*WHAT IS NEEDED*. In this exercise, every entry is to be transcribed exactly as written.

○ ○ ○ ○ ○ ○ ○

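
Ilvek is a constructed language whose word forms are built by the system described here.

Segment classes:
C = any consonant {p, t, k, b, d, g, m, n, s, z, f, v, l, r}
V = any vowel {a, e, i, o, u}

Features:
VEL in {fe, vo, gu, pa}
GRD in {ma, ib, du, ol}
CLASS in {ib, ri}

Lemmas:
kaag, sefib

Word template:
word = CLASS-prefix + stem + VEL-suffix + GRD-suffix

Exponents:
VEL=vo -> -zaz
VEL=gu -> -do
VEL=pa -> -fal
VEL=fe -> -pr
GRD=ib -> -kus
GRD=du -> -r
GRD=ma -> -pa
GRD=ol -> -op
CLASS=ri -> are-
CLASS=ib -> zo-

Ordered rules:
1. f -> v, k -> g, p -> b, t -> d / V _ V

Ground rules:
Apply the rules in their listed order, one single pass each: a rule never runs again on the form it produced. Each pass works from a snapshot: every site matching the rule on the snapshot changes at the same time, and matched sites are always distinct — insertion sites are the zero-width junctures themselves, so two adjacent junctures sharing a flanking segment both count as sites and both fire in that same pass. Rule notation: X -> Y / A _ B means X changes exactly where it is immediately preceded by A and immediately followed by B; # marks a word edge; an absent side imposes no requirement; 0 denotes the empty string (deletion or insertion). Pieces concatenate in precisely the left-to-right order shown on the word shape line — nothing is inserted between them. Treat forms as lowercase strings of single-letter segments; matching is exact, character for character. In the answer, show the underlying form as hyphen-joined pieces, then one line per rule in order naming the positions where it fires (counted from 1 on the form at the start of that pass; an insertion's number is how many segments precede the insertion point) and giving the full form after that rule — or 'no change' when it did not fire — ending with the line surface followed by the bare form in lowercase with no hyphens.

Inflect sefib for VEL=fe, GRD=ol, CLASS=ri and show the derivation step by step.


underlying: are-sefib-pr-op
1. f -> v, k -> g, p -> b, t -> d / V _ V: fires at position(s) 6: aresevibprop
surface: aresevibprop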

○ ○ ○ ○ ○ ○ ○

*ANSWER BELOW*.
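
Ilvek is a constructed language whose word forms are built by the system described here.

Segment classes:
C = any consonant {p, t, k, b, d, g, m, n, s, z, f, v, l, r}
V = any vowel {a, e, i, o, u}

Features:
VEL in {fe, vo, gu, pa}
GRD in {ma, ib, du, ol}
CLASS in {ib, ri}

Lemmas:
kaag, sefib

Word template:
word = CLASS-prefix + stem + VEL-suffix + GRD-suffix

Exponents:
VEL=vo -> -zaz
VEL=gu -> -do
VEL=pa -> -fal
VEL=fe -> -pr
GRD=ib -> -kus
GRD=du -> -r
GRD=ma -> -pa
GRD=ol -> -op
CLASS=ri -> are-
CLASS=ib -> zo-

Ordered rules:
1. f -> v, k -> g, p -> b, t -> d / V _ V

Ground rules:
Apply the rules in their listed order, one single pass each: a rule never runs again on the form it produced. Each pass works from a snapshot: every site matching the rule on the snapshot changes at the same time, and matched sites are always distinct — insertion sites are the zero-width junctures themselves, so two adjacent junctures sharing a flanking segment both count as sites and both fire in that same pass. Rule notation: X -> Y / A _ B means X changes exactly where it is immediately preceded by A and immediately followed by B; # marks a word edge; an absent side imposes no requirement; 0 denotes the empty string (deletion or insertion). Pieces concatenate in precisely the left-to-right order shown on the word shape line — nothing is inserted between them. Treat forms as lowercase strings of single-letter segments; matching is exact, character for character. In the answer, show the underlying form as hyphen-joined pieces, then one line per rule in order naming the positions where it fires (counted from 1 on the form at the start of that pass; an insertion's number is how many segments precede the insertion point) and giving the full form after that rule — or 'no change' when it did not fire — ending with the line surface followed by the bare form in lowercase with no hyphens.

Inflect sefib for VEL=fe, GRD=ol, CLASS=ri and show the derivation step by step.


underlying: are-sefib-pr-op
1. f -> v, k -> g, p -> b, t -> d / V _ V: fires at position(s) 6: aresevibprop
surface: aresevibprop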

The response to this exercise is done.